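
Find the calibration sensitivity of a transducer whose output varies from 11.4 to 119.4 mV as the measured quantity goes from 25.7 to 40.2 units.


Sensitivity = (y2 - y1) / (x2 - x1).
S = (119.4 - 11.4) / (40.2 - 25.7)
S = 108.0 / 14.5
S = 7.4483 mV/unit

7.4483 mV/unit


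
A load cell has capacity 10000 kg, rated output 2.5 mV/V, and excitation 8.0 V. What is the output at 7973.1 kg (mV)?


Vout = rated_output * Vex * (load / capacity).
Vout = 2.5 * 8.0 * (7973.1 / 10000)
Vout = 2.5 * 8.0 * 0.79731
Vout = 15.946 mV

15.946 mV


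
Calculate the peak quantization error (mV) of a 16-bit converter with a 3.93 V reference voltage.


The maximum quantization error is +/- LSB/2.
LSB = Vref / 2^n = 3.93 / 65536 = 5.997e-05 V
Max error = LSB / 2 = 5.997e-05 / 2 = 2.998e-05 V
Max error = 0.03 mV

0.03 mV


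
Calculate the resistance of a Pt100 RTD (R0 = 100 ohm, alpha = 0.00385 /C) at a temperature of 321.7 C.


The RTD equation: Rt = R0 * (1 + alpha * T).
Rt = 100 * (1 + 0.00385 * 321.7)
Rt = 100 * (1 + 1.238545)
Rt = 100 * 2.238545
Rt = 223.855 ohm

223.855 ohm


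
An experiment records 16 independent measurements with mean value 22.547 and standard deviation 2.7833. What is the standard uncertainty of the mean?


The standard uncertainty for Type A evaluation is u = s / sqrt(n).
u = 2.7833 / sqrt(16)
u = 2.7833 / 4.0
u = 0.6958

0.6958


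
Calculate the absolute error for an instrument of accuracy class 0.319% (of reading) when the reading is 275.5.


Absolute error = (accuracy% / 100) * reading.
Error = (0.319 / 100) * 275.5
Error = 0.00319 * 275.5
Error = 0.8788

0.8788


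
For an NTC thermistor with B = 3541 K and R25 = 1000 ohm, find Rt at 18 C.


NTC thermistor equation: Rt = R25 * exp(B * (1/T - 1/T25)).
T in Kelvin: 291.15 K, T25 = 298.15 K
1/T - 1/T25 = 1/291.15 - 1/298.15 = 8.064e-05
B * (1/T - 1/T25) = 3541 * 8.064e-05 = 0.2855
Rt = 1000 * exp(0.2855) = 1330.5 ohm

1330.5 ohm


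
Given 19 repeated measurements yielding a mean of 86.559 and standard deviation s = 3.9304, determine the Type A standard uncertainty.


The standard uncertainty for Type A evaluation is u = s / sqrt(n).
u = 3.9304 / sqrt(19)
u = 3.9304 / 4.3589
u = 0.9017

0.9017


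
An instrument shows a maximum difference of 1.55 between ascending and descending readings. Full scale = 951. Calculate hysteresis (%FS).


Hysteresis = (max difference / full scale) * 100%.
H = (1.55 / 951) * 100
H = 0.163 %FS

0.163 %FS


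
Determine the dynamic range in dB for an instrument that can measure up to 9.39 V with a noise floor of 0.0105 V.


Dynamic range = 20 * log10(Vmax / Vnoise).
DR = 20 * log10(9.39 / 0.0105)
DR = 20 * log10(894.29)
DR = 59.03 dB

59.03 dB


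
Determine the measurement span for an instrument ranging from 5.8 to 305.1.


Span = upper range - lower range.
Span = 305.1 - (5.8)
Span = 299.3

299.3


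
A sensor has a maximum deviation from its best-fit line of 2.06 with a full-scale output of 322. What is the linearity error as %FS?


Linearity error = (max deviation / full scale) * 100%.
Linearity = (2.06 / 322) * 100
Linearity = 0.64 %FS

0.64 %FS


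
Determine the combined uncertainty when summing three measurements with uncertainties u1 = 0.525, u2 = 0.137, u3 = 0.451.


For a sum of independent quantities, uc = sqrt(u1^2 + u2^2 + u3^2).
uc = sqrt(0.525^2 + 0.137^2 + 0.451^2)
uc = sqrt(0.275625 + 0.018769 + 0.203401)
uc = 0.7055

0.7055


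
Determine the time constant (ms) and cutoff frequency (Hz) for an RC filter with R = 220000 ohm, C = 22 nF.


Time constant: tau = R * C.
tau = 220000 * 2.20e-08 = 0.00484 s
tau = 4.84 ms
Cutoff frequency: fc = 1 / (2*pi*R*C).
fc = 1 / (2*pi*0.00484) = 32.88 Hz

tau = 4.84 ms, fc = 32.88 Hz


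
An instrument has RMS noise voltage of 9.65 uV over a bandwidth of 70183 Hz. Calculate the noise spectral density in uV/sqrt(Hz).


Noise spectral density = Vrms / sqrt(BW).
NSD = 9.65 / sqrt(70183)
NSD = 9.65 / 264.9207
NSD = 0.0364 uV/sqrt(Hz)

0.0364 uV/sqrt(Hz)


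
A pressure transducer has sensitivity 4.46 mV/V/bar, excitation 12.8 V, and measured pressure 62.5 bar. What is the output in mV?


Output = sensitivity * Vex * P.
Vout = 4.46 * 12.8 * 62.5
Vout = 57.088 * 62.5
Vout = 3568.0 mV

3568.0 mV


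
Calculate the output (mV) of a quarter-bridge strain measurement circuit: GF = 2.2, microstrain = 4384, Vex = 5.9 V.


Quarter bridge output: Vout = (GF * epsilon * Vex) / 4.
Vout = (2.2 * 4384e-6 * 5.9) / 4
Vout = 0.05690432 / 4 V
Vout = 0.01422608 V = 14.2261 mV

14.2261 mV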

● ● ● ● ●

Each line of the records must be reproduced exactly.

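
Find the calibration sensitivity of a transducer whose output varies from 11.4 to 119.4 mV as the measured quantity goes from 25.7 to 40.2 units.


Sensitivity = (y2 - y1) / (x2 - x1).
S = (119.4 - 11.4) / (40.2 - 25.7)
S = 108.0 / 14.5
S = 7.4483 mV/unit

7.4483 mV/unit


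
A load cell has capacity 10000 kg, rated output 2.5 mV/V, and excitation 8.0 V. What is the output at 7973.1 kg (mV)?


Vout = rated_output * Vex * (load / capacity).
Vout = 2.5 * 8.0 * (7973.1 / 10000)
Vout = 2.5 * 8.0 * 0.79731
Vout = 15.946 mV

15.946 mV


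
Calculate the peak quantization error (mV) of a 16-bit converter with a 3.93 V reference voltage.


The maximum quantization error is +/- LSB/2.
LSB = Vref / 2^n = 3.93 / 65536 = 5.997e-05 V
Max error = LSB / 2 = 5.997e-05 / 2 = 2.998e-05 V
Max error = 0.03 mV

0.03 mV


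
Calculate the resistance of a Pt100 RTD (R0 = 100 ohm, alpha = 0.00385 /C) at a temperature of 321.7 C.


The RTD equation: Rt = R0 * (1 + alpha * T).
Rt = 100 * (1 + 0.00385 * 321.7)
Rt = 100 * (1 + 1.238545)
Rt = 100 * 2.238545
Rt = 223.855 ohm

223.855 ohm


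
An experiment records 16 independent measurements with mean value 22.547 and standard deviation 2.7833. What is the standard uncertainty of the mean?


The standard uncertainty for Type A evaluation is u = s / sqrt(n).
u = 2.7833 / sqrt(16)
u = 2.7833 / 4.0
u = 0.6958

0.6958


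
Calculate the absolute error for an instrument of accuracy class 0.319% (of reading) when the reading is 275.5.


Absolute error = (accuracy% / 100) * reading.
Error = (0.319 / 100) * 275.5
Error = 0.00319 * 275.5
Error = 0.8788

0.8788


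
For an NTC thermistor with B = 3541 K and R25 = 1000 ohm, find Rt at 18 C.


NTC thermistor equation: Rt = R25 * exp(B * (1/T - 1/T25)).
T in Kelvin: 291.15 K, T25 = 298.15 K
1/T - 1/T25 = 1/291.15 - 1/298.15 = 8.064e-05
B * (1/T - 1/T25) = 3541 * 8.064e-05 = 0.2855
Rt = 1000 * exp(0.2855) = 1330.5 ohm

1330.5 ohm


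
Given 19 repeated measurements yielding a mean of 86.559 and standard deviation s = 3.9304, determine the Type A standard uncertainty.


The standard uncertainty for Type A evaluation is u = s / sqrt(n).
u = 3.9304 / sqrt(19)
u = 3.9304 / 4.3589
u = 0.9017

0.9017


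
An instrument shows a maximum difference of 1.55 between ascending and descending readings. Full scale = 951. Calculate hysteresis (%FS).


Hysteresis = (max difference / full scale) * 100%.
H = (1.55 / 951) * 100
H = 0.163 %FS

0.163 %FS


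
Determine the dynamic range in dB for an instrument that can measure up to 9.39 V with a noise floor of 0.0105 V.


Dynamic range = 20 * log10(Vmax / Vnoise).
DR = 20 * log10(9.39 / 0.0105)
DR = 20 * log10(894.29)
DR = 59.03 dB

59.03 dB


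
Determine the measurement span for an instrument ranging from 5.8 to 305.1.


Span = upper range - lower range.
Span = 305.1 - (5.8)
Span = 299.3

299.3


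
A sensor has a maximum deviation from its best-fit line of 2.06 with a full-scale output of 322. What is the linearity error as %FS?


Linearity error = (max deviation / full scale) * 100%.
Linearity = (2.06 / 322) * 100
Linearity = 0.64 %FS

0.64 %FS


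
Determine the combined uncertainty when summing three measurements with uncertainties u1 = 0.525, u2 = 0.137, u3 = 0.451.


For a sum of independent quantities, uc = sqrt(u1^2 + u2^2 + u3^2).
uc = sqrt(0.525^2 + 0.137^2 + 0.451^2)
uc = sqrt(0.275625 + 0.018769 + 0.203401)
uc = 0.7055

0.7055


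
Determine the time constant (ms) and cutoff frequency (Hz) for an RC filter with R = 220000 ohm, C = 22 nF.


Time constant: tau = R * C.
tau = 220000 * 2.20e-08 = 0.00484 s
tau = 4.84 ms
Cutoff frequency: fc = 1 / (2*pi*R*C).
fc = 1 / (2*pi*0.00484) = 32.88 Hz

tau = 4.84 ms, fc = 32.88 Hz


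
An instrument has RMS noise voltage of 9.65 uV over a bandwidth of 70183 Hz. Calculate the noise spectral density in uV/sqrt(Hz).


Noise spectral density = Vrms / sqrt(BW).
NSD = 9.65 / sqrt(70183)
NSD = 9.65 / 264.9207
NSD = 0.0364 uV/sqrt(Hz)

0.0364 uV/sqrt(Hz)


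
A pressure transducer has sensitivity 4.46 mV/V/bar, excitation 12.8 V, and measured pressure 62.5 bar. What is the output in mV?


Output = sensitivity * Vex * P.
Vout = 4.46 * 12.8 * 62.5
Vout = 57.088 * 62.5
Vout = 3568.0 mV

3568.0 mV


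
Calculate the output (mV) of a quarter-bridge strain measurement circuit: GF = 2.2, microstrain = 4384, Vex = 5.9 V.


Quarter bridge output: Vout = (GF * epsilon * Vex) / 4.
Vout = (2.2 * 4384e-6 * 5.9) / 4
Vout = 0.05690432 / 4 V
Vout = 0.01422608 V = 14.2261 mV

14.2261 mV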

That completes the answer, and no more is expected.